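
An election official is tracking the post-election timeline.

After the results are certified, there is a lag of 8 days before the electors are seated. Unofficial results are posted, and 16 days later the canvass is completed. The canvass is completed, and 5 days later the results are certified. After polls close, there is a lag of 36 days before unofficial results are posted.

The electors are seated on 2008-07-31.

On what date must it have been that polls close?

2008-05-27

The electors are seated: Jul 31, 2008.
The results are certified: Jul 31, 2008 − 8 days = Jul 23, 2008.
The canvass is completed: Jul 23, 2008 − 5 days = Jul 18, 2008.
Unofficial results are posted: Jul 18, 2008 − 16 days = Jul 2, 2008.
Polls close: Jul 2, 2008 − 36 days = May 27, 2008.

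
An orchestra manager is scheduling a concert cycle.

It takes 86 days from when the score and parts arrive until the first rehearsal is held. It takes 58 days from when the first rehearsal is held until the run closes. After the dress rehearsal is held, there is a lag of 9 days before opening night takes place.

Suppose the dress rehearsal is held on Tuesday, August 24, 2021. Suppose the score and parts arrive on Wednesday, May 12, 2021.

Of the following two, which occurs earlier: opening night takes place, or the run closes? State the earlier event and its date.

Opening night takes place — Thursday, September 2, 2021

The dress rehearsal is held: Aug 24, 2021.
Opening night takes place: Aug 24, 2021 + 9 days = Sep 2, 2021.
The score and parts arrive: May 12, 2021.
The first rehearsal is held: May 12, 2021 + 86 days = Aug 6, 2021.
The run closes: Aug 6, 2021 + 58 days = Oct 3, 2021.
Comparing: opening night takes place on Sep 2, 2021 vs the run closes on Oct 3, 2021. Earlier: opening night takes place.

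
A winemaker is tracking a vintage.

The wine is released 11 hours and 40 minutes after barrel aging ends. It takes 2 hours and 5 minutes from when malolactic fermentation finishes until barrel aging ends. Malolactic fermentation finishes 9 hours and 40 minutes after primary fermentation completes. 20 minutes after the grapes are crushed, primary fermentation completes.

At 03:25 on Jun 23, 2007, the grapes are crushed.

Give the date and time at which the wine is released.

03:10 on Jun 24, 2007

The grapes are crushed: 03:25 Jun 23, 2007.
Primary fermentation completes: 03:25 Jun 23, 2007 + 20m = 03:45 Jun 23, 2007.
Malolactic fermentation finishes: 03:45 Jun 23, 2007 + 9h40m = 13:25 Jun 23, 2007.
Barrel aging ends: 13:25 Jun 23, 2007 + 2h05m = 15:30 Jun 23, 2007.
The wine is released: 15:30 Jun 23, 2007 + 11h40m = 03:10 Jun 24, 2007.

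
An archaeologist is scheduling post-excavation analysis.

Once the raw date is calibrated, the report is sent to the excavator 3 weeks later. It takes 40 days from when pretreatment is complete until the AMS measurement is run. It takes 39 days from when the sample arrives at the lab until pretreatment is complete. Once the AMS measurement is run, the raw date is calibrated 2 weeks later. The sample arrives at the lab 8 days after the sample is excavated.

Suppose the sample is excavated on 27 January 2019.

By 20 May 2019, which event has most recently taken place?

The sample is excavated: Jan 27, 2019.
The sample arrives at the lab: Jan 27, 2019 + 8 days = Feb 4, 2019.
Pretreatment is complete: Feb 4, 2019 + 39 days = Mar 15, 2019.
The AMS measurement is run: Mar 15, 2019 + 40 days = Apr 24, 2019.
The raw date is calibrated: Apr 24, 2019 + 2 weeks = May 8, 2019.
The report is sent to the excavator: May 8, 2019 + 3 weeks = May 29, 2019.
May 20, 2019 falls between when the raw date is calibrated (May 8, 2019) and when the report is sent to the excavator (May 29, 2019).

The raw date is calibrated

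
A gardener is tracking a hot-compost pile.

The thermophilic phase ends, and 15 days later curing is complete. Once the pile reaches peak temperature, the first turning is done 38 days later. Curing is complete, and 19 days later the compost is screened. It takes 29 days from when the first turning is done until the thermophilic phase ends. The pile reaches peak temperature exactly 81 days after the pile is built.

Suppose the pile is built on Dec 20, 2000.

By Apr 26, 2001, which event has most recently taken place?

The pile is built: Dec 20, 2000.
The pile reaches peak temperature: Dec 20, 2000 + 81 days = Mar 11, 2001.
The first turning is done: Mar 11, 2001 + 38 days = Apr 18, 2001.
The thermophilic phase ends: Apr 18, 2001 + 29 days = May 17, 2001.
Curing is complete: May 17, 2001 + 15 days = Jun 1, 2001.
The compost is screened: Jun 1, 2001 + 19 days = Jun 20, 2001.
Apr 26, 2001 falls between when the first turning is done (Apr 18, 2001) and when the thermophilic phase ends (May 17, 2001).

The first turning is done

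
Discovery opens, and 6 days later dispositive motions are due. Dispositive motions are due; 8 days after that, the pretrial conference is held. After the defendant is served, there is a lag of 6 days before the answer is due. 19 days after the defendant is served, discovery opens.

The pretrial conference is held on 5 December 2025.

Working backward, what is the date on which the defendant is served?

The pretrial conference is held: Dec 5, 2025.
Dispositive motions are due: Dec 5, 2025 − 8 days = Nov 27, 2025.
Discovery opens: Nov 27, 2025 − 6 days = Nov 21, 2025.
The defendant is served: Nov 21, 2025 − 19 days = Nov 2, 2025.

2 November 2025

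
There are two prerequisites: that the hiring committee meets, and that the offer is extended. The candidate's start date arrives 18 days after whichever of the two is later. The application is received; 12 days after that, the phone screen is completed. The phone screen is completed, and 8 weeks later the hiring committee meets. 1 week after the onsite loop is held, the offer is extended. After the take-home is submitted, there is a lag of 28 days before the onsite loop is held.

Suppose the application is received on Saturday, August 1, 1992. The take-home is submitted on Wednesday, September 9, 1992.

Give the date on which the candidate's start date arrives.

Sunday, November 1, 1992

The application is received: Aug 1, 1992.
The phone screen is completed: Aug 1, 1992 + 12 days = Aug 13, 1992.
The hiring committee meets: Aug 13, 1992 + 8 weeks = Oct 8, 1992.
The take-home is submitted: Sep 9, 1992.
The onsite loop is held: Sep 9, 1992 + 28 days = Oct 7, 1992.
The offer is extended: Oct 7, 1992 + 1 week = Oct 14, 1992.
Both prerequisites met — the hiring committee meets (Oct 8, 1992), the offer is extended (Oct 14, 1992); the later is Oct 14, 1992.
The candidate's start date arrives: Oct 14, 1992 + 18 days = Nov 1, 1992.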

——

> _Your task_
Leave out every line above except those from the line with "Once the raw" up to and including the line with "Suppose the sample", and copy those exactly.

> _Problem solution_
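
Once the raw date is calibrated, the report is sent to the excavator 3 weeks later. It takes 40 days from when pretreatment is complete until the AMS measurement is run. It takes 39 days from when the sample arrives at the lab until pretreatment is complete. Once the AMS measurement is run, the raw date is calibrated 2 weeks later. The sample arrives at the lab 8 days after the sample is excavated.

Suppose the sample is excavated on 27 January 2019.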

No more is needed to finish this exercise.